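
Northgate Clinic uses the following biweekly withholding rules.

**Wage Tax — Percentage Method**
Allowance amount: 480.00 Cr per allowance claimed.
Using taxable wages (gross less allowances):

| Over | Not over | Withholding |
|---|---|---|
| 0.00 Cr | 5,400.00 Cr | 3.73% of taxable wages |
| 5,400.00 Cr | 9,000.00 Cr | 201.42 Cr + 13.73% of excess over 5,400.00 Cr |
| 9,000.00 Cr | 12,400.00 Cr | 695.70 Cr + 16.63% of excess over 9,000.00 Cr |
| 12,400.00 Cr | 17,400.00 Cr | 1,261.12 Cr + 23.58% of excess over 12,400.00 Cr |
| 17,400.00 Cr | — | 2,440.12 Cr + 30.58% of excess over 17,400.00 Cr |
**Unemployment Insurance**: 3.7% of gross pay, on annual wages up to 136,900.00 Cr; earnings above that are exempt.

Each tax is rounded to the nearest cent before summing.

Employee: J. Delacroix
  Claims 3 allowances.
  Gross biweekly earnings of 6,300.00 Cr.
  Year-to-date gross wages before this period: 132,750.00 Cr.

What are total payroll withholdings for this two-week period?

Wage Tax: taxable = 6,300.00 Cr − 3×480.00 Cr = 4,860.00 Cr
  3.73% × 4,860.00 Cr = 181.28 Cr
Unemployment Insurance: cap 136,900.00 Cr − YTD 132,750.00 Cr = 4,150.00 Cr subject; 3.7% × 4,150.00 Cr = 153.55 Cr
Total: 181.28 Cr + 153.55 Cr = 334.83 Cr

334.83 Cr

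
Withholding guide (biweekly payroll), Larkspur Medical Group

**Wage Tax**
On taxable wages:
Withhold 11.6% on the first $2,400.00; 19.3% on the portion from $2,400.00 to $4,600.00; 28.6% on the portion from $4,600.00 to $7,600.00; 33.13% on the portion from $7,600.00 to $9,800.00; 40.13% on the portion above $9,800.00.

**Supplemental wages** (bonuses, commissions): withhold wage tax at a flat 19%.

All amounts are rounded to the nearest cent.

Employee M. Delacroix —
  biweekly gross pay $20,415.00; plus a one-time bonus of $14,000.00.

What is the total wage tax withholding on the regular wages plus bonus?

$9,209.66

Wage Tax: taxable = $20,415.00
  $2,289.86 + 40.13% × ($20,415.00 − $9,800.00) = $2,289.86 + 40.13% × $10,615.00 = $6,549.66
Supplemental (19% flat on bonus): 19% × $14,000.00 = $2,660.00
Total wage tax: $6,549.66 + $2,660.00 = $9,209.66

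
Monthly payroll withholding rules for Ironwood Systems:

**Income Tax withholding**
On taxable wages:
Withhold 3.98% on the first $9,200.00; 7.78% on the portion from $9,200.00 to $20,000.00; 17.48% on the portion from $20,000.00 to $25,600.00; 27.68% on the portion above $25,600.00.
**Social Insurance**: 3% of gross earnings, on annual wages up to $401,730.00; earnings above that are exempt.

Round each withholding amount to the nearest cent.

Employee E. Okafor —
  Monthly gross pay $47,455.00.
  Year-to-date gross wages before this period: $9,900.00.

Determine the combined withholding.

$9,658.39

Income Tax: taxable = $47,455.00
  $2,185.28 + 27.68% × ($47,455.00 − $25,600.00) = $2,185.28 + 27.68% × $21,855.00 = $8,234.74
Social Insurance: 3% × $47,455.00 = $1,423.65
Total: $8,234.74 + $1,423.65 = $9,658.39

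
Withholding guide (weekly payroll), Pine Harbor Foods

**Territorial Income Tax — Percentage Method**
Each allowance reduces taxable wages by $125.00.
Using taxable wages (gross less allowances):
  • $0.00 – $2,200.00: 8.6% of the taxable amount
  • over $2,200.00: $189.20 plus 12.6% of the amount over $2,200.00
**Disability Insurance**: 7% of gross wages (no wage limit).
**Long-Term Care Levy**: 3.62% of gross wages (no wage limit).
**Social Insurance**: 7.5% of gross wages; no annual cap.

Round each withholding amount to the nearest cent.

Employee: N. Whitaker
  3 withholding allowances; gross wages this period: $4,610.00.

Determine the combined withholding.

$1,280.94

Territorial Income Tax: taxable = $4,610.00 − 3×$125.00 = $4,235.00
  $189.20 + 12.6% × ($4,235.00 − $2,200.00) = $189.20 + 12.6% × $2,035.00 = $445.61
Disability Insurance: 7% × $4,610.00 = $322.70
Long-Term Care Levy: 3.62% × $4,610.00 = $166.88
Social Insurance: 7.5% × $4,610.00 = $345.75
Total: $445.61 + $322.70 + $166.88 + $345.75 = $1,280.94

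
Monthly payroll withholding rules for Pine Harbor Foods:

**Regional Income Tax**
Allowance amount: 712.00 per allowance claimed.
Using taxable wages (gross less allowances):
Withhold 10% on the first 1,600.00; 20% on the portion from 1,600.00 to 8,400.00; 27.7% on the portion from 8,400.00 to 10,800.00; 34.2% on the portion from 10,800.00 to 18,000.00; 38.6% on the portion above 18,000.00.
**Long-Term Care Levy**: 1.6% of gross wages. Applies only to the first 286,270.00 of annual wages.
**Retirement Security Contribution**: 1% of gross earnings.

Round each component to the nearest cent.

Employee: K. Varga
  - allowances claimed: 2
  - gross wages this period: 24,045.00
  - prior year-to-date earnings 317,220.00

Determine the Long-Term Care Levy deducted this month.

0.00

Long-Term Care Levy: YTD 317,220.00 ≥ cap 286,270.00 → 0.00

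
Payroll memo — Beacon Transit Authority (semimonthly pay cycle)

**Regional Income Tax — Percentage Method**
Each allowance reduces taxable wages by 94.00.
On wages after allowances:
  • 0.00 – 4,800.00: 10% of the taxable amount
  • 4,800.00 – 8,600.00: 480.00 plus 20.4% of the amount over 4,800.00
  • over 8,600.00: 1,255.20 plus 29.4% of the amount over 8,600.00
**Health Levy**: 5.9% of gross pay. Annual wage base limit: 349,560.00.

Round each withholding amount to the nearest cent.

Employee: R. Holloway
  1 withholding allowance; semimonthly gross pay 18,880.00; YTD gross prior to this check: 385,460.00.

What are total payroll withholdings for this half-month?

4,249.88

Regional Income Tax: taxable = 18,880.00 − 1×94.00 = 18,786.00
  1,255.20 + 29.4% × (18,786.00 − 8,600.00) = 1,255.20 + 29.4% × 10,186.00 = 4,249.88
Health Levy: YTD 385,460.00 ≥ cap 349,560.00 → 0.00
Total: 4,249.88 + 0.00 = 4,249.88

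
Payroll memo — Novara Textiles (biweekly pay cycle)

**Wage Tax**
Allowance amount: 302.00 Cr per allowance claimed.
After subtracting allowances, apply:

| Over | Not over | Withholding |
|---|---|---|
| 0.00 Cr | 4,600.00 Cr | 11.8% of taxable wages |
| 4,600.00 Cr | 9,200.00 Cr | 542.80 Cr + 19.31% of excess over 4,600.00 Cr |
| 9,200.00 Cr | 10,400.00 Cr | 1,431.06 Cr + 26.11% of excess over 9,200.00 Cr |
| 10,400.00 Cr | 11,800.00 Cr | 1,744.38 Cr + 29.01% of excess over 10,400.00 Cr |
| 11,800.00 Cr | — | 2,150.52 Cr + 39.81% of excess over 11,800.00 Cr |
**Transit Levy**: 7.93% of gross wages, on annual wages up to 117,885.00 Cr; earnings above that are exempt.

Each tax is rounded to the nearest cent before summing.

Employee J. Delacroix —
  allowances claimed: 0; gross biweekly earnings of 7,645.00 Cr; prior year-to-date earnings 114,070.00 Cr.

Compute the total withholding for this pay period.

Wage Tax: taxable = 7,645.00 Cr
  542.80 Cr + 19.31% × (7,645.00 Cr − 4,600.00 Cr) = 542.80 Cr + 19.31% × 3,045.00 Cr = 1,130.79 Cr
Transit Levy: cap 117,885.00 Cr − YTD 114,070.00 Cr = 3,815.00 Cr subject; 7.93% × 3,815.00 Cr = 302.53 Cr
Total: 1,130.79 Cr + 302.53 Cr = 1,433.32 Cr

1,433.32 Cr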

════════

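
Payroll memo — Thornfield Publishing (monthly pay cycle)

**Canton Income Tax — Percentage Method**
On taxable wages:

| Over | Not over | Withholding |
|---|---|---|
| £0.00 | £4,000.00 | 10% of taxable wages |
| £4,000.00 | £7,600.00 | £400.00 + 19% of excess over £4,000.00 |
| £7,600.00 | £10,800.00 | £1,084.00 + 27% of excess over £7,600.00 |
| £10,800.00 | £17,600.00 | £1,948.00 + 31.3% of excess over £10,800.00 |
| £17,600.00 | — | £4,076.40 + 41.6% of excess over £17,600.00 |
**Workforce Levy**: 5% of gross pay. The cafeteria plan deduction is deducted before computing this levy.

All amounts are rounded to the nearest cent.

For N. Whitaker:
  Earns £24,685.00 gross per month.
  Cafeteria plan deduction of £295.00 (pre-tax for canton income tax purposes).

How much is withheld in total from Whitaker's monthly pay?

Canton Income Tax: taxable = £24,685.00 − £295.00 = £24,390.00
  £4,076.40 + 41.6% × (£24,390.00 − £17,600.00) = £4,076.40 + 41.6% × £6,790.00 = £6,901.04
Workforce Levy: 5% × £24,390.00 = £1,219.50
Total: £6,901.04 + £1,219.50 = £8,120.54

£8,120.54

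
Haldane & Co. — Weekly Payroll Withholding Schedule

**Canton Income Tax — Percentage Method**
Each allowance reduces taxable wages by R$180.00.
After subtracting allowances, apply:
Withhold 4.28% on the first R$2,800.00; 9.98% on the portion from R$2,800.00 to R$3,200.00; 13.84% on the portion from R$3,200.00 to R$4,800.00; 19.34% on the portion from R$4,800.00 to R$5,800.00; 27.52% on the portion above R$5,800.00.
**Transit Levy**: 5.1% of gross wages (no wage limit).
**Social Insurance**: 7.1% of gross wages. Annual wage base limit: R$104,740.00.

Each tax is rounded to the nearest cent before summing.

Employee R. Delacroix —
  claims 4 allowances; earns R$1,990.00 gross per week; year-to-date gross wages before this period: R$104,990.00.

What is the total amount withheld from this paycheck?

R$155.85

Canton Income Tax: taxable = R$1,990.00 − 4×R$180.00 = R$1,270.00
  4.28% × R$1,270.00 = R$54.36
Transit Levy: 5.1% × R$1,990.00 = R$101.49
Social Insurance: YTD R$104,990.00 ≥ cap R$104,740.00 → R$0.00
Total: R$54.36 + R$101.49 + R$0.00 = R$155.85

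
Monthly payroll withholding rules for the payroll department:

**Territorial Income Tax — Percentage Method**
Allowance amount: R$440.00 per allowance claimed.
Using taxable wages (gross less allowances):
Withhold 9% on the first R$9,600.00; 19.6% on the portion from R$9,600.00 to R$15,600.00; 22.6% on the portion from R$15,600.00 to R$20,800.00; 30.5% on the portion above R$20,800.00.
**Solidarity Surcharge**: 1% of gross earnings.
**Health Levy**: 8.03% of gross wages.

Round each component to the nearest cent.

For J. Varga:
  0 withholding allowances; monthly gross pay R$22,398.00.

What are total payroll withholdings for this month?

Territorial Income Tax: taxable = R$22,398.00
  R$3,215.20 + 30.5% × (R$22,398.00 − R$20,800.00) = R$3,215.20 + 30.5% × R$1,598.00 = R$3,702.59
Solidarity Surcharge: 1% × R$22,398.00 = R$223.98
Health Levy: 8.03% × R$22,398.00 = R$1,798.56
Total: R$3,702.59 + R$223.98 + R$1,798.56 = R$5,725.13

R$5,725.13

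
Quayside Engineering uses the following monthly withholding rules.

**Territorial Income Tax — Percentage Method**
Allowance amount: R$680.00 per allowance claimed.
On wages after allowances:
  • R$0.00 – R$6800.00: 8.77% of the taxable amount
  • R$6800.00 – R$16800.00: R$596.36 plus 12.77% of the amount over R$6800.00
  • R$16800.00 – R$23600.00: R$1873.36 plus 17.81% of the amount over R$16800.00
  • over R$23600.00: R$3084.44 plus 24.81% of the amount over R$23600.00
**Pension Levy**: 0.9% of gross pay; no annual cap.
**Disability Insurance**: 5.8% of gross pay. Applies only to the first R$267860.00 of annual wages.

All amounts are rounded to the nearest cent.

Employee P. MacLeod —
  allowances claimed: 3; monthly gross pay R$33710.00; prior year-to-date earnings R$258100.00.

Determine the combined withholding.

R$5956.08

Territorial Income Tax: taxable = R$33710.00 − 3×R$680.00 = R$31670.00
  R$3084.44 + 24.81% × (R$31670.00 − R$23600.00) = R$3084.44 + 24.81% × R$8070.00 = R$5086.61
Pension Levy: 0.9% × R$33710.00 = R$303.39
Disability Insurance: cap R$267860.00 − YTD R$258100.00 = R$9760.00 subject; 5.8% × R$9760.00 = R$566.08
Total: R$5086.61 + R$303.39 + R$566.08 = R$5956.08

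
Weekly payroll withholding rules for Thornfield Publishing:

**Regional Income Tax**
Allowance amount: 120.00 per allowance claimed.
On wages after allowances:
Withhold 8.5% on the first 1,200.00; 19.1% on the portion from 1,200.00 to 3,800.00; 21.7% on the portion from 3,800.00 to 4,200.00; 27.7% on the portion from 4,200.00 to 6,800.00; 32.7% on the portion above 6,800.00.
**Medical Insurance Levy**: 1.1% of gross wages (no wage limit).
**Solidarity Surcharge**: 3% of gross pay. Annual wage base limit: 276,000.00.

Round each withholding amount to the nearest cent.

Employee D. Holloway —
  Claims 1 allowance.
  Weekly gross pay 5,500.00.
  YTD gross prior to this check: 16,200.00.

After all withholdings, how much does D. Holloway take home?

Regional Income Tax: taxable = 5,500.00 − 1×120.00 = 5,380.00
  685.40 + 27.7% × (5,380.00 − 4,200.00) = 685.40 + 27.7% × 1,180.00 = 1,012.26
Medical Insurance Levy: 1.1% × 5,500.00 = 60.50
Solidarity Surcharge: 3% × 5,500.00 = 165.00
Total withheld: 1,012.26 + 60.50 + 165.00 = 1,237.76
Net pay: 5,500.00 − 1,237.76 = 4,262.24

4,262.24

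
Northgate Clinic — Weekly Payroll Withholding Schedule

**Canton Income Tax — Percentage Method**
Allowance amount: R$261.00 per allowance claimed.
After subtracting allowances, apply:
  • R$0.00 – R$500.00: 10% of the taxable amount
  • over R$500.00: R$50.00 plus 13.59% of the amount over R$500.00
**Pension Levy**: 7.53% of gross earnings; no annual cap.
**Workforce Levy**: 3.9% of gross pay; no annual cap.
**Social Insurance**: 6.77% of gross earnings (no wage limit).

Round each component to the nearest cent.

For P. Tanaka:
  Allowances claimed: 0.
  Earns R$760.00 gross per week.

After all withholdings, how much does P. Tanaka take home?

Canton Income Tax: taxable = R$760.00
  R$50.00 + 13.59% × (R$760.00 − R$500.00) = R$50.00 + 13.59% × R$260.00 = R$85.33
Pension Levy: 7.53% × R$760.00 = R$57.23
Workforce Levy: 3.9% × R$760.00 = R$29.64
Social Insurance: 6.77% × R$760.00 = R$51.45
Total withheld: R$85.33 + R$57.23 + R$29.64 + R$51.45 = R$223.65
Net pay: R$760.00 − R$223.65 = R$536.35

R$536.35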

════════

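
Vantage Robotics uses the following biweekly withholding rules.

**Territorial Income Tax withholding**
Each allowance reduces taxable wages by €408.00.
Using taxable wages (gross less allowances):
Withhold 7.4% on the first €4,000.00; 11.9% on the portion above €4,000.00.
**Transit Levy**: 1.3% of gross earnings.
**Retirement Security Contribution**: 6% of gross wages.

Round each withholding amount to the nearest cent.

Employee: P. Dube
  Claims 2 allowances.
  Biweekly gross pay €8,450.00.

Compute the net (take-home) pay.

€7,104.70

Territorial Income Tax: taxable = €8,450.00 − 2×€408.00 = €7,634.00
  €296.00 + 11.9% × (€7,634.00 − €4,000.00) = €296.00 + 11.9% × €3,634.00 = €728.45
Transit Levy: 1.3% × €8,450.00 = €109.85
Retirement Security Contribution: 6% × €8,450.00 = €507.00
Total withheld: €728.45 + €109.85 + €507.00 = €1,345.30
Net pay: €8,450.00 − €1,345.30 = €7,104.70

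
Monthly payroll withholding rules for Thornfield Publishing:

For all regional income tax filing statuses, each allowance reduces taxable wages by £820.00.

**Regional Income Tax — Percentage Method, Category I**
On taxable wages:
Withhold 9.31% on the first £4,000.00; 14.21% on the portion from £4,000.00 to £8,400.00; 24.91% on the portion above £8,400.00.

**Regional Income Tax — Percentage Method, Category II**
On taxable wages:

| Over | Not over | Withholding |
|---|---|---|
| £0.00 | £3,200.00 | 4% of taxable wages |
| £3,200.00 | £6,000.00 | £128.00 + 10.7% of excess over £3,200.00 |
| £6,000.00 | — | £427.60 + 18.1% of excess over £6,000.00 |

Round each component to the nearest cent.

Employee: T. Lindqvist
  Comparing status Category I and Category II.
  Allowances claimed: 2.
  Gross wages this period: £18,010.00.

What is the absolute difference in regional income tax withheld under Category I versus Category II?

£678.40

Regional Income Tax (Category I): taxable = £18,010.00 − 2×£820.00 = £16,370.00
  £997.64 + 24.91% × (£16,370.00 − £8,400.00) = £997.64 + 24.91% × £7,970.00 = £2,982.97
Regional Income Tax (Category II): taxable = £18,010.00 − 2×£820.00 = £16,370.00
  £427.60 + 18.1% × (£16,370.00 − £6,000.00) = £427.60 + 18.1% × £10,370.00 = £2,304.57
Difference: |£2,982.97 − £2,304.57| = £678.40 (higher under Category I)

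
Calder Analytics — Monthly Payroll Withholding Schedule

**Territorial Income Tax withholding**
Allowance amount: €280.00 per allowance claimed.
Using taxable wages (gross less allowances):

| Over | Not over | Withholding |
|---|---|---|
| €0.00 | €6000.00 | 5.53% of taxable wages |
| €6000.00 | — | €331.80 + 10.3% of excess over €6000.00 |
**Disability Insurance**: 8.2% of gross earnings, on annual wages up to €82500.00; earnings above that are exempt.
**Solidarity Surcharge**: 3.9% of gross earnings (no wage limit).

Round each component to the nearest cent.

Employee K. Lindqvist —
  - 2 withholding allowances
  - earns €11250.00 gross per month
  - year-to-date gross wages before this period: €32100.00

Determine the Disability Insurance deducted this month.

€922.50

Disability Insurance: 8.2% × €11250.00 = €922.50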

════════

Look through the lines above and collect those with the word "plan".

Answer section:
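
**Workforce Levy**: 5% of gross pay. The cafeteria plan deduction is deducted before computing this levy.
  Cafeteria plan deduction of £295.00 (pre-tax for canton income tax purposes).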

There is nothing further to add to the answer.